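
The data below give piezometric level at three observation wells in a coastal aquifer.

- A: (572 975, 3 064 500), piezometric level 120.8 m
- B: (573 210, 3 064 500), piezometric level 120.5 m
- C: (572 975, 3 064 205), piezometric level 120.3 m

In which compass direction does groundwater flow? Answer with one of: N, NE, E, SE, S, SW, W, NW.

∂h/∂x = (120.5 − 120.8) / (573210 − 572975) = -0.001277
∂h/∂y = (120.3 − 120.8) / (3064205 − 3064500) = +0.001695
Flow = −∇h = (+0.001277 east, -0.001695 north), which points southeast.

SE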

**Assignment:**
Only the lines from the one containing "- B: (573 210, 3" through the final line above should be duplicated, exactly as they stand.

**Response area:**
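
- B: (573 210, 3 064 500), piezometric level 120.5 m
- C: (572 975, 3 064 205), piezometric level 120.3 m

In which compass direction does groundwater flow? Answer with one of: N, NE, E, SE, S, SW, W, NW.

∂h/∂x = (120.5 − 120.8) / (573210 − 572975) = -0.001277
∂h/∂y = (120.3 − 120.8) / (3064205 − 3064500) = +0.001695
Flow = −∇h = (+0.001277 east, -0.001695 north), which points southeast.

SE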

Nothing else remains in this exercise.